*** Records shown ***

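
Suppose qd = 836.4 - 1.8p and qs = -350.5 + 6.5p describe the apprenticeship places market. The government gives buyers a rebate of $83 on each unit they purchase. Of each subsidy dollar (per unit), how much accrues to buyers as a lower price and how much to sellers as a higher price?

Pre-subsidy: 836.4 - 1.8p = -350.5 + 6.5p gives p* = 143, q* = 579.
With the rebate, buyers effectively pay pb = ps − 83, where ps is the price sellers receive.
Demand in terms of ps becomes qd = 836.4 − 1.8(ps − 83) = 985.8 - 1.8ps. Setting this equal to supply: 985.8 - 1.8ps = -350.5 + 6.5ps, so ps = 161.
Buyers pay pb = 161 − 83 = 78; q' = -350.5 + 6.5·161 = 696.
Buyers' price falls by p* − pb = 143 − 78 = 65; sellers' price rises by ps − p* = 161 − 143 = 18.

Buyers gain $65 per unit; sellers gain $18 per unit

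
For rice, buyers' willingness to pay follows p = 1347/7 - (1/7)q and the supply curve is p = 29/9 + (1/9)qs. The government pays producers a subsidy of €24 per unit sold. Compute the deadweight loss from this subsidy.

Pre-subsidy: 1347/7 - (1/7)q = 29/9 + (1/9)q gives q* = 745 and p* = 86.
With the subsidy, sellers receive ps = pb + 24 for each unit, where pb is the price buyers pay.
On the curves, pb = 1347/7 - (1/7)q and ps = 29/9 + (1/9)q; the wedge ps − pb = 24 gives 29/9 + (1/9)q − (1347/7 - (1/7)q) = 24, so q' = 839.5.
Then pb = 1347/7 − (1/7)·839.5 = 72.5 and ps = 29/9 + (1/9)·839.5 = 96.5.
The subsidy expands output by 839.5 − 745 = 94.5 past the efficient level; on those units the gap between marginal cost and willingness to pay runs from 0 up to 24.
DWL = ½ × 24 × 94.5 = 1134.

Deadweight loss = €1134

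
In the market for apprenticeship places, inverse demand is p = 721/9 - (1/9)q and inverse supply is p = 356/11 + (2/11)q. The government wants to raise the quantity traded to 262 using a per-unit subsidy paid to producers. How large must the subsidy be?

Required subsidy s = 29 per unit

At q = 262, from the demand curve buyers pay pb = 721/9 − (1/9)·262 = 51; from the supply curve sellers need ps = 356/11 + (2/11)·262 = 80.
The subsidy must fill the gap: s = ps − pb = 80 − 51 = 29.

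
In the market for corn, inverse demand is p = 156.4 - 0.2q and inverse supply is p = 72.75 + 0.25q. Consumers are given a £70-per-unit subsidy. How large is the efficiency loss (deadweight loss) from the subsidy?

Pre-subsidy: 156.4 - 0.2q = 72.75 + 0.25q gives q* = 1673/9 and p* = 1073/9.
With the rebate, buyers effectively pay pb = ps − 70, where ps is the price sellers receive.
On the curves, pb = 156.4 - 0.2q and ps = 72.75 + 0.25q; the wedge ps − pb = 70 gives 72.75 + 0.25q − (156.4 - 0.2q) = 70, so q' = 3073/9.
Then pb = 156.4 − 0.2·(3073/9) = 793/9 and ps = 72.75 + 0.25·(3073/9) = 1423/9.
The subsidy expands output by 3073/9 − 1673/9 = 1400/9 past the efficient level; on those units the gap between marginal cost and willingness to pay runs from 0 up to 70.
DWL = ½ × 70 × 1400/9 = 49000/9.

Deadweight loss = 49000/9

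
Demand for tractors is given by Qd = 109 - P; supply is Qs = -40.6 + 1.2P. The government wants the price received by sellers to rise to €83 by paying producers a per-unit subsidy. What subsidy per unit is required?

Required subsidy s = €33 per unit

At a seller price of 83, quantity supplied is -40.6 + 1.2·83 = 59.
Buyers absorb 59 only when they pay Pb with 109 − 1·Pb = 59, i.e. Pb = 50.
s = Ps − Pb = 83 − 50 = 33.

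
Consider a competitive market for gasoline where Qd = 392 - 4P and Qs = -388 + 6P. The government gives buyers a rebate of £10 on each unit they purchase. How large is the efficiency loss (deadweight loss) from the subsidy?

Deadweight loss = £120

Pre-subsidy: 392 - 4P = -388 + 6P gives P* = 78, Q* = 80.
With the rebate, buyers effectively pay Pb = Ps − 10, where Ps is the price sellers receive.
Demand in terms of Ps becomes Qd = 392 − 4(Ps − 10) = 432 - 4Ps. Setting this equal to supply: 432 - 4Ps = -388 + 6Ps, so Ps = 82.
Buyers pay Pb = 82 − 10 = 72; Q' = -388 + 6·82 = 104.
The subsidy expands output by 104 − 80 = 24 past the efficient level; on those units the gap between marginal cost and willingness to pay runs from 0 up to 10.
DWL = ½ × 10 × 24 = 120.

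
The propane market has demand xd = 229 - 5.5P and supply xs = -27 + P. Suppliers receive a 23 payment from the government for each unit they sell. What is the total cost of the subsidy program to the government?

Government cost = 9522/13

Pre-subsidy: 229 - 5.5P = -27 + P gives P* = 512/13, x* = 161/13.
With the subsidy, sellers receive Ps = Pb + 23 for each unit, where Pb is the price buyers pay.
Supply in terms of Pb becomes xs = -27 + 1(Pb + 23) = -4 + Pb. Setting this equal to demand: 229 - 5.5Pb = -4 + Pb, so Pb = 466/13.
Sellers receive Ps = 466/13 + 23 = 765/13; x' = 229 − 5.5·(466/13) = 414/13.
Government outlay = subsidy × quantity = 23 × 414/13 = 9522/13.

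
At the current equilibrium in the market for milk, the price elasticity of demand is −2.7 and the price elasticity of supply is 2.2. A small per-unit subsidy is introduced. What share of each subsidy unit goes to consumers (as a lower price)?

For a small subsidy around the equilibrium, the benefit split depends on the relative slopes, which at a point are proportional to the elasticities.
Buyer share = εs/(εs + |εd|) = 2.2/(2.2 + 2.7) = 22/49; seller share = |εd|/(εs + |εd|) = 27/49.

Consumer share = 22/49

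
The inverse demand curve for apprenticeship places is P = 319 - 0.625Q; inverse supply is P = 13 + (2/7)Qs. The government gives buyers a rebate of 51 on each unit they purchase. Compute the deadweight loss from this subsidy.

Deadweight loss = 1428

Pre-subsidy: 319 - 0.625Q = 13 + (2/7)Q gives Q* = 336 and P* = 109.
With the rebate, buyers effectively pay Pb = Ps − 51, where Ps is the price sellers receive.
On the curves, Pb = 319 - 0.625Q and Ps = 13 + (2/7)Q; the wedge Ps − Pb = 51 gives 13 + (2/7)Q − (319 - 0.625Q) = 51, so Q' = 392.
Then Pb = 319 − 0.625·392 = 74 and Ps = 13 + (2/7)·392 = 125.
The subsidy expands output by 392 − 336 = 56 past the efficient level; on those units the gap between marginal cost and willingness to pay runs from 0 up to 51.
DWL = ½ × 51 × 56 = 1428.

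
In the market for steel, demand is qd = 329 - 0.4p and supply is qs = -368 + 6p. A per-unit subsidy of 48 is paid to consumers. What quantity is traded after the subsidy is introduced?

Pre-subsidy: 329 - 0.4p = -368 + 6p gives p* = 108.90625, q* = 285.4375.
With the rebate, buyers effectively pay pb = ps − 48, where ps is the price sellers receive.
Demand in terms of ps becomes qd = 329 − 0.4(ps − 48) = 348.2 - 0.4ps. Setting this equal to supply: 348.2 - 0.4ps = -368 + 6ps, so ps = 111.90625.
Buyers pay pb = 111.90625 − 48 = 63.90625; q' = -368 + 6·111.90625 = 303.4375.

q' = 303.4375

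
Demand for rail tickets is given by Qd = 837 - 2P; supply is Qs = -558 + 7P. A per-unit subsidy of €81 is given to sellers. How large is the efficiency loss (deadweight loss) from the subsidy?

Pre-subsidy: 837 - 2P = -558 + 7P gives P* = 155, Q* = 527.
With the subsidy, sellers receive Ps = Pb + 81 for each unit, where Pb is the price buyers pay.
Supply in terms of Pb becomes Qs = -558 + 7(Pb + 81) = 9 + 7Pb. Setting this equal to demand: 837 - 2Pb = 9 + 7Pb, so Pb = 92.
Sellers receive Ps = 92 + 81 = 173; Q' = 837 − 2·92 = 653.
The subsidy expands output by 653 − 527 = 126 past the efficient level; on those units the gap between marginal cost and willingness to pay runs from 0 up to 81.
DWL = ½ × 81 × 126 = 5103.

Deadweight loss = €5103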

***

* What you have to do *
Begin at the line containing "In the market for steel, demand" and reproduce each line through the end of the records above.

* Solution to this exercise *
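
In the market for steel, demand is qd = 329 - 0.4p and supply is qs = -368 + 6p. A per-unit subsidy of 48 is paid to consumers. What quantity is traded after the subsidy is introduced?

Pre-subsidy: 329 - 0.4p = -368 + 6p gives p* = 108.90625, q* = 285.4375.
With the rebate, buyers effectively pay pb = ps − 48, where ps is the price sellers receive.
Demand in terms of ps becomes qd = 329 − 0.4(ps − 48) = 348.2 - 0.4ps. Setting this equal to supply: 348.2 - 0.4ps = -368 + 6ps, so ps = 111.90625.
Buyers pay pb = 111.90625 − 48 = 63.90625; q' = -368 + 6·111.90625 = 303.4375.

q' = 303.4375

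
Demand for rail tickets is given by Qd = 837 - 2P; supply is Qs = -558 + 7P. A per-unit subsidy of €81 is given to sellers. How large is the efficiency loss (deadweight loss) from the subsidy?

Pre-subsidy: 837 - 2P = -558 + 7P gives P* = 155, Q* = 527.
With the subsidy, sellers receive Ps = Pb + 81 for each unit, where Pb is the price buyers pay.
Supply in terms of Pb becomes Qs = -558 + 7(Pb + 81) = 9 + 7Pb. Setting this equal to demand: 837 - 2Pb = 9 + 7Pb, so Pb = 92.
Sellers receive Ps = 92 + 81 = 173; Q' = 837 − 2·92 = 653.
The subsidy expands output by 653 − 527 = 126 past the efficient level; on those units the gap between marginal cost and willingness to pay runs from 0 up to 81.
DWL = ½ × 81 × 126 = 5103.

Deadweight loss = €5103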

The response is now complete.